** Opening INPUT DATA block **

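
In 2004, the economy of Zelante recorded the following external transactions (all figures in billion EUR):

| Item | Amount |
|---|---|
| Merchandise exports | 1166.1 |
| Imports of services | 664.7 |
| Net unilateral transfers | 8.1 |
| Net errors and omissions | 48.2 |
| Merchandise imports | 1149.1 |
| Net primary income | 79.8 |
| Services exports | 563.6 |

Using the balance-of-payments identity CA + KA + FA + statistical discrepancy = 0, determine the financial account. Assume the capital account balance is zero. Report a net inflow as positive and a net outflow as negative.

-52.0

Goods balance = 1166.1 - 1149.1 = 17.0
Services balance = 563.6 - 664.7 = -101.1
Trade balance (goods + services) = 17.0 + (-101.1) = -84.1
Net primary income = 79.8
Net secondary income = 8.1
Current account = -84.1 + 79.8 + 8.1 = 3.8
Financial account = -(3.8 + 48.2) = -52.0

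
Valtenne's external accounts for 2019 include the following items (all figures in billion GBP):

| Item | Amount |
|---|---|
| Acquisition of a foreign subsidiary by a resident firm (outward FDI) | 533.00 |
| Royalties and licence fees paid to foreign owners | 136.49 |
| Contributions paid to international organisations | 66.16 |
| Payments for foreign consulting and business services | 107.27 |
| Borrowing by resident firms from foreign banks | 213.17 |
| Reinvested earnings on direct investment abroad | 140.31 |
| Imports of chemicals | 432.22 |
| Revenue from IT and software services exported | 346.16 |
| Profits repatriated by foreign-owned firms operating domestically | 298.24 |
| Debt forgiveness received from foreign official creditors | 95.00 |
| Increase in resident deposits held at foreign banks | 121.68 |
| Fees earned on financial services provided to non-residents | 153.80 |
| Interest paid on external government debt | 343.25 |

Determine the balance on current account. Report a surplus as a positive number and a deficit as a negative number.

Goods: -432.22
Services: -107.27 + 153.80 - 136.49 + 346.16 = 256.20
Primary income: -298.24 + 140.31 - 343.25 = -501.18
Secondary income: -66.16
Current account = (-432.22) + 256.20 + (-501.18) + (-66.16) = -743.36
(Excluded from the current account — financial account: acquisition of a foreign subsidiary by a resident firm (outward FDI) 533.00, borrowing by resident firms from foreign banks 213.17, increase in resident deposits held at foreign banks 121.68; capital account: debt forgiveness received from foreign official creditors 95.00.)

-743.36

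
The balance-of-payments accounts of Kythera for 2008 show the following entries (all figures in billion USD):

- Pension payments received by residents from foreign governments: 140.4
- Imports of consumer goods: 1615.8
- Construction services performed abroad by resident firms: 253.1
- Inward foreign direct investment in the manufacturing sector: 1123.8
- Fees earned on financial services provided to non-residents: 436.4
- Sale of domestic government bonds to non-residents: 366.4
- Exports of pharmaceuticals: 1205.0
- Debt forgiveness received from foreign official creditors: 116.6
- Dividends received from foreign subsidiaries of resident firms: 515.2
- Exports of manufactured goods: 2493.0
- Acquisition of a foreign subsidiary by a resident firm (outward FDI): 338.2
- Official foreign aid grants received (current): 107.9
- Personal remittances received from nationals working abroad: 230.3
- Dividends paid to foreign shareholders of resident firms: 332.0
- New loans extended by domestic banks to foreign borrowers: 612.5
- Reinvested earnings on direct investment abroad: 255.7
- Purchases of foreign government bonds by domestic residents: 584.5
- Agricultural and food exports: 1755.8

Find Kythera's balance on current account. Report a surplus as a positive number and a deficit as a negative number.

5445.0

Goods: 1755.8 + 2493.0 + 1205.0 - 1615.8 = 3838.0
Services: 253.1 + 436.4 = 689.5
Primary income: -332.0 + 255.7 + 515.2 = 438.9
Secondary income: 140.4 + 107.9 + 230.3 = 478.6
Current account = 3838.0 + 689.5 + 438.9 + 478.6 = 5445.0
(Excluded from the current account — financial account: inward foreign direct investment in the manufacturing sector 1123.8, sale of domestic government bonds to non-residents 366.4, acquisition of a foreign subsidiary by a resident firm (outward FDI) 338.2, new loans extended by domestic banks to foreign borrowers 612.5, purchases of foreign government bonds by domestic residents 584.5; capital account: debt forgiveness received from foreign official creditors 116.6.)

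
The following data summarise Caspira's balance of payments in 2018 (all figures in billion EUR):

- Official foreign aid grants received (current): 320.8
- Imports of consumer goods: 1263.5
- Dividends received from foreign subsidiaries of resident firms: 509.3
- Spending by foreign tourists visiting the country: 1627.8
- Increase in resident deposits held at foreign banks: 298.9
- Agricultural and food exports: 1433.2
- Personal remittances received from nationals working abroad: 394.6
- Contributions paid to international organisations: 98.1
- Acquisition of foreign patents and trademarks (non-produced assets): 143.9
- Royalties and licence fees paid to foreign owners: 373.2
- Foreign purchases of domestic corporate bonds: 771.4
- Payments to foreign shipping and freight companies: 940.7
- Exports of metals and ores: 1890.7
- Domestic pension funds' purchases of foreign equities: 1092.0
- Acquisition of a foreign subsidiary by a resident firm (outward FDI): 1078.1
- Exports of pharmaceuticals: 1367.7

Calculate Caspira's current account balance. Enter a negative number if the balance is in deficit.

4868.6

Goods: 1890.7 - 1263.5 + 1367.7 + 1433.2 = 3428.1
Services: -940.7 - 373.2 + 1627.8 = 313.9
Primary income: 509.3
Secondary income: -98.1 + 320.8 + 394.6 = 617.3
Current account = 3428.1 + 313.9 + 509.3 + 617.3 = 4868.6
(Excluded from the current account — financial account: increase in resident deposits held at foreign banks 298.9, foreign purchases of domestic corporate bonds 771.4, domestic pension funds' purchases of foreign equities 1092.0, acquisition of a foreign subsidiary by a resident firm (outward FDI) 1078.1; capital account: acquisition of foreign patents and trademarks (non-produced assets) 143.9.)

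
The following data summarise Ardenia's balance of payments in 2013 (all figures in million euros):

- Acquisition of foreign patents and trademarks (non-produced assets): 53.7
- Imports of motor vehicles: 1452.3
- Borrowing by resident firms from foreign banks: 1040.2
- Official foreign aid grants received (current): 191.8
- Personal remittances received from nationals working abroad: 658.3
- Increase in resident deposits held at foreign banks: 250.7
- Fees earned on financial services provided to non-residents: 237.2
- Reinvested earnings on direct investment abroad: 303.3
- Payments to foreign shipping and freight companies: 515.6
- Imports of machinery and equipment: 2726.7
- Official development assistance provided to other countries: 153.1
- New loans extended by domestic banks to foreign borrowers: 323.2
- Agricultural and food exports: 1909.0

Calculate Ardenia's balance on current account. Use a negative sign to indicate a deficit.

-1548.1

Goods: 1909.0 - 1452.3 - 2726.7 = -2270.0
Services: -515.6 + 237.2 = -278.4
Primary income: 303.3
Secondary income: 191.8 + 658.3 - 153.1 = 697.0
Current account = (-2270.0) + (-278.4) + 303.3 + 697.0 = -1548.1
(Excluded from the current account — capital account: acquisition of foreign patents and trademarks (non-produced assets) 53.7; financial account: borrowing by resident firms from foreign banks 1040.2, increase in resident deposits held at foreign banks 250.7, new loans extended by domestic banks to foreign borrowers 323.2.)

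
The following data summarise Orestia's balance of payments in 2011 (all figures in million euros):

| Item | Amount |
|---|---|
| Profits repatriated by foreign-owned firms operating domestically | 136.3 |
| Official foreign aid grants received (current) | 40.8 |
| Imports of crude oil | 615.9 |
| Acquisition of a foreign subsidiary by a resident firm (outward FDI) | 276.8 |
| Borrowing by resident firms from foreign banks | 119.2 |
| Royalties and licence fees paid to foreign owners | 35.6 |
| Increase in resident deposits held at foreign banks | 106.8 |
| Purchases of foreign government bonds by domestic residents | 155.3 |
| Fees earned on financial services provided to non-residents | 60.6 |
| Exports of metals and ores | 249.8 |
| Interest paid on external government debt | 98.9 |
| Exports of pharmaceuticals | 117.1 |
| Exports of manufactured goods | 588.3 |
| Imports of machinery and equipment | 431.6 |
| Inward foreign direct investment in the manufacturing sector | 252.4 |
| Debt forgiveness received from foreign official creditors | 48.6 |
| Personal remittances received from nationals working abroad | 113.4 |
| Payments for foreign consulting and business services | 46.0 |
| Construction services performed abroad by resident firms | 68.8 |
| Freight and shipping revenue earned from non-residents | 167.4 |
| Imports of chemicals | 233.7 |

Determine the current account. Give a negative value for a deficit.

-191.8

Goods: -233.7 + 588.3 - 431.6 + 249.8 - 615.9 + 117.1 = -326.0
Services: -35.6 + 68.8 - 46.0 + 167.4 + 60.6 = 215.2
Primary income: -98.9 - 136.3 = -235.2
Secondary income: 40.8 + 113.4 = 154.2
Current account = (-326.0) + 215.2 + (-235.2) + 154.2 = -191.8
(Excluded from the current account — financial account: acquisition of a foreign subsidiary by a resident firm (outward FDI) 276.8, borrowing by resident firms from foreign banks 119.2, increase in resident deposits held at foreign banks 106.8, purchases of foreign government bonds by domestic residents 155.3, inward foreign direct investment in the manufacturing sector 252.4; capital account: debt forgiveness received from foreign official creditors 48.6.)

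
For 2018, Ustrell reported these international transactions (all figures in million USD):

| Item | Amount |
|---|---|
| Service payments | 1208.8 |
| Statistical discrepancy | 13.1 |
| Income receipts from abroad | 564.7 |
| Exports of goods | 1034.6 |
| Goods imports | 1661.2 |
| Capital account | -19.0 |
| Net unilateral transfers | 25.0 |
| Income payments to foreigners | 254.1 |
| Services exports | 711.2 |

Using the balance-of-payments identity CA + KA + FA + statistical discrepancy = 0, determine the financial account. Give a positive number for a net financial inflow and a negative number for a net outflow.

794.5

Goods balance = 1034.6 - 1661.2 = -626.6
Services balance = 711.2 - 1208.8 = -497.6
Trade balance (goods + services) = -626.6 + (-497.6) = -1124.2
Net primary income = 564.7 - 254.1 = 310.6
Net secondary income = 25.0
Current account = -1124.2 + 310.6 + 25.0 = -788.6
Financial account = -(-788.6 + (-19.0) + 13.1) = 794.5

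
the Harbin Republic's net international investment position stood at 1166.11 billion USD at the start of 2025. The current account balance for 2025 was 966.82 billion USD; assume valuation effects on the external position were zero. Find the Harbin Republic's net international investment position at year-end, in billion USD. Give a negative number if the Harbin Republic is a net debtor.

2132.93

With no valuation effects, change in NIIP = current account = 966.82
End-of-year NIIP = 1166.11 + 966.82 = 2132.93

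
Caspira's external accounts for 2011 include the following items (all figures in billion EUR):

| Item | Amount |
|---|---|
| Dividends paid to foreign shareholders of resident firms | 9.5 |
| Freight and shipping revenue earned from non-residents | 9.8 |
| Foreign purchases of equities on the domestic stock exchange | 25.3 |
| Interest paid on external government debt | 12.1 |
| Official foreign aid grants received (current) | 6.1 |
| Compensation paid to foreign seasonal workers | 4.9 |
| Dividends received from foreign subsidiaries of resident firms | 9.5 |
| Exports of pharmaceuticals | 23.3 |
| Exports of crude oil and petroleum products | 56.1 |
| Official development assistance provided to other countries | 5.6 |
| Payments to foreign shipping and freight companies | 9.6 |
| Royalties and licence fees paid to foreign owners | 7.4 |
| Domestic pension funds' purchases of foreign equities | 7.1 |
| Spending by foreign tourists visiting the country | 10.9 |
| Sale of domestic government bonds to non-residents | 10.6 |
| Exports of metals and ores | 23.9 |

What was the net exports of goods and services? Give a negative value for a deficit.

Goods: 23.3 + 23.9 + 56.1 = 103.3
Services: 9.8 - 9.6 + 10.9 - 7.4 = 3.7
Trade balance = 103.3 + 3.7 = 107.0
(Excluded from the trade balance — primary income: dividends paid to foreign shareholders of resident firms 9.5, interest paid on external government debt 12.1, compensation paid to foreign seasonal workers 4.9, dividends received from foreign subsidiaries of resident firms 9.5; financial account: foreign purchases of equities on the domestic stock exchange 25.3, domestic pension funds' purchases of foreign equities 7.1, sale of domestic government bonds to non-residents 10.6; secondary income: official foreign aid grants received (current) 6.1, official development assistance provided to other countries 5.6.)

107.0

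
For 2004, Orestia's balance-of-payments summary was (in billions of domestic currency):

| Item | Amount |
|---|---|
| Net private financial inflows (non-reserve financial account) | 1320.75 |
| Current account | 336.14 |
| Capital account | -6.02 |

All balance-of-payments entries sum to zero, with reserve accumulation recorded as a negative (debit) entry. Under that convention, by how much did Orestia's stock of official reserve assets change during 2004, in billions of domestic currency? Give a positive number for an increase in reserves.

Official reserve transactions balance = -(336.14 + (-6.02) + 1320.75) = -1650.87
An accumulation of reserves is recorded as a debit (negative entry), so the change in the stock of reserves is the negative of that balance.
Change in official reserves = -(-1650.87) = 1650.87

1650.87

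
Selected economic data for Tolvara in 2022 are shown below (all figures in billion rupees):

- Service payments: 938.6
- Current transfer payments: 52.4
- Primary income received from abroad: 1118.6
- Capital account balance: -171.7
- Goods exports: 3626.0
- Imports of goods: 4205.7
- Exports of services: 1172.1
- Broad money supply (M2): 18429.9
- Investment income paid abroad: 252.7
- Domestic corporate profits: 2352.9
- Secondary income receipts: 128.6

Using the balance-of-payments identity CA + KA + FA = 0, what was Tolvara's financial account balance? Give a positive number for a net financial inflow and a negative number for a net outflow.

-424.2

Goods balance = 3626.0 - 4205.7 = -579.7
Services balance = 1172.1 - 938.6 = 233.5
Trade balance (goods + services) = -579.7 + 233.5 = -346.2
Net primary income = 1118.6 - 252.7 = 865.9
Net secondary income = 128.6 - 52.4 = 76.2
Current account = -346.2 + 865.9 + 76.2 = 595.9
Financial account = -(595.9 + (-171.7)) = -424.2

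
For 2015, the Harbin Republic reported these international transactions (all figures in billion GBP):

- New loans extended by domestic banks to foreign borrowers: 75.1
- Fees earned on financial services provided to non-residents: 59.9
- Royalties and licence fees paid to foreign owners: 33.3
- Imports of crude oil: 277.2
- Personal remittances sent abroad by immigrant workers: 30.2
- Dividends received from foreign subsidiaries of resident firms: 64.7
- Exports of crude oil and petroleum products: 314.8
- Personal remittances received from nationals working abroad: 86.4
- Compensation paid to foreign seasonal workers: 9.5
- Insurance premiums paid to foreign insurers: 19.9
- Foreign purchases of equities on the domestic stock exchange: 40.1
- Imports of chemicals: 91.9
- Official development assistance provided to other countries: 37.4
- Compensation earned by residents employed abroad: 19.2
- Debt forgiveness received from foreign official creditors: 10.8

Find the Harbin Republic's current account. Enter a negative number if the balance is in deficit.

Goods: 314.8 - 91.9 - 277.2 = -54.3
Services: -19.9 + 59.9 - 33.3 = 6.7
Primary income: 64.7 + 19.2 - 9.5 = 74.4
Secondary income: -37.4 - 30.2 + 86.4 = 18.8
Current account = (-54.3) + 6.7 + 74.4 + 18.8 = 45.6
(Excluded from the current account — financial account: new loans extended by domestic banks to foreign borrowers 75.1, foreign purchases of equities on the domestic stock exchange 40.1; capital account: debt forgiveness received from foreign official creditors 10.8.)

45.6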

** Closing INPUT DATA block **

» WHAT YOU ARE ASKED TO DO:
Within the data above, filter for lines containing the word "companies" and copy each one.

» THE ANSWER:
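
- Payments to foreign shipping and freight companies: 940.7
- Payments to foreign shipping and freight companies: 515.6
| Payments to foreign shipping and freight companies | 9.6 |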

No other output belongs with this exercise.